• _REQUIRED WORK_
Key in the whole listing below again, keeping every word as it is.

[RECORDS TO PROCESS — start]

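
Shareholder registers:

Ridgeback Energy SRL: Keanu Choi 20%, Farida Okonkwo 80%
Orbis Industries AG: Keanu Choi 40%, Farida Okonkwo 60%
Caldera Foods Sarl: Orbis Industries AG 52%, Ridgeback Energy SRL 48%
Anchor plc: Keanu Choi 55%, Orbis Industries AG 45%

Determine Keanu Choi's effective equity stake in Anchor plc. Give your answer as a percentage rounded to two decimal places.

73.00%

Keanu reaches Anchor along 2 paths.
Direct stake: 55% = 55%.
Via Orbis: 40% × 45% = 18%.
Total: 55% + 18% = 73%.
Rounded: 73.00%.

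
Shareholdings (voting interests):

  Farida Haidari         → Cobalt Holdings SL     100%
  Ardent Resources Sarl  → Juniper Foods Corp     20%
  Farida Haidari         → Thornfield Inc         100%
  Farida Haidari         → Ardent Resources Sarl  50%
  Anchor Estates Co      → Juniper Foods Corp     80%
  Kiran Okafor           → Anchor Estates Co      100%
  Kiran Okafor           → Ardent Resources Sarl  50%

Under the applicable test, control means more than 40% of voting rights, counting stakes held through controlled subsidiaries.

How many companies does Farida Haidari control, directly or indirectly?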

[RECORDS TO PROCESS — finish]

• _PROBLEM SOLUTION_
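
Shareholder registers:

Ridgeback Energy SRL: Keanu Choi 20%, Farida Okonkwo 80%
Orbis Industries AG: Keanu Choi 40%, Farida Okonkwo 60%
Caldera Foods Sarl: Orbis Industries AG 52%, Ridgeback Energy SRL 48%
Anchor plc: Keanu Choi 55%, Orbis Industries AG 45%

Determine Keanu Choi's effective equity stake in Anchor plc. Give your answer as a percentage rounded to two decimal places.

73.00%

Keanu reaches Anchor along 2 paths.
Direct stake: 55% = 55%.
Via Orbis: 40% × 45% = 18%.
Total: 55% + 18% = 73%.
Rounded: 73.00%.

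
Shareholdings (voting interests):

  Farida Haidari         → Cobalt Holdings SL     100%
  Ardent Resources Sarl  → Juniper Foods Corp     20%
  Farida Haidari         → Thornfield Inc         100%
  Farida Haidari         → Ardent Resources Sarl  50%
  Anchor Estates Co      → Juniper Foods Corp     80%
  Kiran Okafor           → Anchor Estates Co      100%
  Kiran Okafor           → Ardent Resources Sarl  50%

Under the applicable test, control means more than 40% of voting rights, counting stakes held through controlled subsidiaries.

How many companies does Farida Haidari control, directly or indirectly?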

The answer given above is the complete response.